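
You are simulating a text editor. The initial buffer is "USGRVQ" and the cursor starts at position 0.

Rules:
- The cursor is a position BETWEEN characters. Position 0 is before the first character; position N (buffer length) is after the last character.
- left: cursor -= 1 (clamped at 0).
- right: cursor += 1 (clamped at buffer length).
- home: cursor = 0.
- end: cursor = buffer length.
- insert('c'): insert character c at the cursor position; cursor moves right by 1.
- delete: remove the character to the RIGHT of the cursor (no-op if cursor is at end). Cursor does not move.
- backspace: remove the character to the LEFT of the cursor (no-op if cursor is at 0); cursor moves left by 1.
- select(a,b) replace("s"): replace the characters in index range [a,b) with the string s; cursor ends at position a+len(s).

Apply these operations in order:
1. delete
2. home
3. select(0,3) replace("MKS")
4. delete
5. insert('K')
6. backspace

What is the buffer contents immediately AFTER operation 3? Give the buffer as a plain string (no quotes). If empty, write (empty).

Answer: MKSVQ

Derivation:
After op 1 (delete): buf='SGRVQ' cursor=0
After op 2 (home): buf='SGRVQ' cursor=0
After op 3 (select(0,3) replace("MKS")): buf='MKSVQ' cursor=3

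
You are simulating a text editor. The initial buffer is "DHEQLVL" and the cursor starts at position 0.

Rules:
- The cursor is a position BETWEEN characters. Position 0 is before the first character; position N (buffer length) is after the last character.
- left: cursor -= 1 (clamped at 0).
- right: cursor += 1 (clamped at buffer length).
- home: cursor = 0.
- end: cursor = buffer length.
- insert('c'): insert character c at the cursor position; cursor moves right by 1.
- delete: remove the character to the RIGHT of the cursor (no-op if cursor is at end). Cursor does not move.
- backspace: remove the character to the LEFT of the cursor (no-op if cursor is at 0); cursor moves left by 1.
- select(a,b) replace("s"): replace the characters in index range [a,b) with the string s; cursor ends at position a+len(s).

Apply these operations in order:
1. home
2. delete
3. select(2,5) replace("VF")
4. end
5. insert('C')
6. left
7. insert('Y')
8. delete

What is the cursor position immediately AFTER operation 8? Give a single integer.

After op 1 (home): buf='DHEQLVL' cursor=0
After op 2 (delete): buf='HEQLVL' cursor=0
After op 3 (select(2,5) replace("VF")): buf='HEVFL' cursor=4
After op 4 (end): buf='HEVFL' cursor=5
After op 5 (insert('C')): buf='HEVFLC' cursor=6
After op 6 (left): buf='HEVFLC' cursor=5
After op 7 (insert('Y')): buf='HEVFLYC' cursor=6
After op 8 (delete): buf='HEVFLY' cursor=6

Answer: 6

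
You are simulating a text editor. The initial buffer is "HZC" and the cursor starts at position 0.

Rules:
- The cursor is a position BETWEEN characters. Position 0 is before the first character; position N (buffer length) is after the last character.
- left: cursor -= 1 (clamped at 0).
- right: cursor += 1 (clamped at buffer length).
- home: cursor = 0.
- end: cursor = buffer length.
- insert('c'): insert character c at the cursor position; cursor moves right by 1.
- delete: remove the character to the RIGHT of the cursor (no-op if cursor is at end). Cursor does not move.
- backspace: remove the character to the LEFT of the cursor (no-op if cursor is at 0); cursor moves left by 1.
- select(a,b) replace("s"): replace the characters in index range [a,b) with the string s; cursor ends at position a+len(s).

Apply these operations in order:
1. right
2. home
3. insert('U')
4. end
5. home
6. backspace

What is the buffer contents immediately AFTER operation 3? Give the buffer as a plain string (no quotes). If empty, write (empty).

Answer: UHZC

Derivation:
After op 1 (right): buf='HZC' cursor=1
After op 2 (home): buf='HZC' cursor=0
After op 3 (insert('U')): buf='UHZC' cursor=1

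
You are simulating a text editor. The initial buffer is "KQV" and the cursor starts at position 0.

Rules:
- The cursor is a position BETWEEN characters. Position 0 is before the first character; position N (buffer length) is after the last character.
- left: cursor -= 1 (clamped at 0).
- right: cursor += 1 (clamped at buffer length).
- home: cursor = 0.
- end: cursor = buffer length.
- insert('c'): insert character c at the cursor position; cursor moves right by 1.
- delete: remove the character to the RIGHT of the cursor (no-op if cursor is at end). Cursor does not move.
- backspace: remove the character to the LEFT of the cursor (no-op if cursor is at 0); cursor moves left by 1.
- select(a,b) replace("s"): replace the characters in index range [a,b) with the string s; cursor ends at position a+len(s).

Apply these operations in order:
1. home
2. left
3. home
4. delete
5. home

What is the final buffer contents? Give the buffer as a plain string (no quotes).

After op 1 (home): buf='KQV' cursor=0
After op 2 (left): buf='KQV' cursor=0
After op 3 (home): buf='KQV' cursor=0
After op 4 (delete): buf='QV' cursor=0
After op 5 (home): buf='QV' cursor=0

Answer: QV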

══════════

◆ **What the task requires**
Return the records in their entirety. Keep every character as it is.

◆ **Response to the exercise**
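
You are simulating a text editor. The initial buffer is "USGRVQ" and the cursor starts at position 0.

Rules:
- The cursor is a position BETWEEN characters. Position 0 is before the first character; position N (buffer length) is after the last character.
- left: cursor -= 1 (clamped at 0).
- right: cursor += 1 (clamped at buffer length).
- home: cursor = 0.
- end: cursor = buffer length.
- insert('c'): insert character c at the cursor position; cursor moves right by 1.
- delete: remove the character to the RIGHT of the cursor (no-op if cursor is at end). Cursor does not move.
- backspace: remove the character to the LEFT of the cursor (no-op if cursor is at 0); cursor moves left by 1.
- select(a,b) replace("s"): replace the characters in index range [a,b) with the string s; cursor ends at position a+len(s).

Apply these operations in order:
1. delete
2. home
3. select(0,3) replace("MKS")
4. delete
5. insert('K')
6. backspace

What is the buffer contents immediately AFTER operation 3? Give the buffer as a plain string (no quotes). If empty, write (empty).

Answer: MKSVQ

Derivation:
After op 1 (delete): buf='SGRVQ' cursor=0
After op 2 (home): buf='SGRVQ' cursor=0
After op 3 (select(0,3) replace("MKS")): buf='MKSVQ' cursor=3

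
You are simulating a text editor. The initial buffer is "DHEQLVL" and the cursor starts at position 0.

Rules:
- The cursor is a position BETWEEN characters. Position 0 is before the first character; position N (buffer length) is after the last character.
- left: cursor -= 1 (clamped at 0).
- right: cursor += 1 (clamped at buffer length).
- home: cursor = 0.
- end: cursor = buffer length.
- insert('c'): insert character c at the cursor position; cursor moves right by 1.
- delete: remove the character to the RIGHT of the cursor (no-op if cursor is at end). Cursor does not move.
- backspace: remove the character to the LEFT of the cursor (no-op if cursor is at 0); cursor moves left by 1.
- select(a,b) replace("s"): replace the characters in index range [a,b) with the string s; cursor ends at position a+len(s).

Apply these operations in order:
1. home
2. delete
3. select(2,5) replace("VF")
4. end
5. insert('C')
6. left
7. insert('Y')
8. delete

What is the cursor position immediately AFTER operation 8? Give a single integer.

After op 1 (home): buf='DHEQLVL' cursor=0
After op 2 (delete): buf='HEQLVL' cursor=0
After op 3 (select(2,5) replace("VF")): buf='HEVFL' cursor=4
After op 4 (end): buf='HEVFL' cursor=5
After op 5 (insert('C')): buf='HEVFLC' cursor=6
After op 6 (left): buf='HEVFLC' cursor=5
After op 7 (insert('Y')): buf='HEVFLYC' cursor=6
After op 8 (delete): buf='HEVFLY' cursor=6

Answer: 6

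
You are simulating a text editor. The initial buffer is "HZC" and the cursor starts at position 0.

Rules:
- The cursor is a position BETWEEN characters. Position 0 is before the first character; position N (buffer length) is after the last character.
- left: cursor -= 1 (clamped at 0).
- right: cursor += 1 (clamped at buffer length).
- home: cursor = 0.
- end: cursor = buffer length.
- insert('c'): insert character c at the cursor position; cursor moves right by 1.
- delete: remove the character to the RIGHT of the cursor (no-op if cursor is at end). Cursor does not move.
- backspace: remove the character to the LEFT of the cursor (no-op if cursor is at 0); cursor moves left by 1.
- select(a,b) replace("s"): replace the characters in index range [a,b) with the string s; cursor ends at position a+len(s).

Apply these operations in order:
1. right
2. home
3. insert('U')
4. end
5. home
6. backspace

What is the buffer contents immediately AFTER operation 3? Give the buffer as a plain string (no quotes). If empty, write (empty).

Answer: UHZC

Derivation:
After op 1 (right): buf='HZC' cursor=1
After op 2 (home): buf='HZC' cursor=0
After op 3 (insert('U')): buf='UHZC' cursor=1

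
You are simulating a text editor. The initial buffer is "KQV" and the cursor starts at position 0.

Rules:
- The cursor is a position BETWEEN characters. Position 0 is before the first character; position N (buffer length) is after the last character.
- left: cursor -= 1 (clamped at 0).
- right: cursor += 1 (clamped at buffer length).
- home: cursor = 0.
- end: cursor = buffer length.
- insert('c'): insert character c at the cursor position; cursor moves right by 1.
- delete: remove the character to the RIGHT of the cursor (no-op if cursor is at end). Cursor does not move.
- backspace: remove the character to the LEFT of the cursor (no-op if cursor is at 0); cursor moves left by 1.
- select(a,b) replace("s"): replace the characters in index range [a,b) with the string s; cursor ends at position a+len(s).

Apply these operations in order:
1. home
2. left
3. home
4. delete
5. home

What is the final buffer contents? Give the buffer as a plain string (no quotes).

After op 1 (home): buf='KQV' cursor=0
After op 2 (left): buf='KQV' cursor=0
After op 3 (home): buf='KQV' cursor=0
After op 4 (delete): buf='QV' cursor=0
After op 5 (home): buf='QV' cursor=0

Answer: QV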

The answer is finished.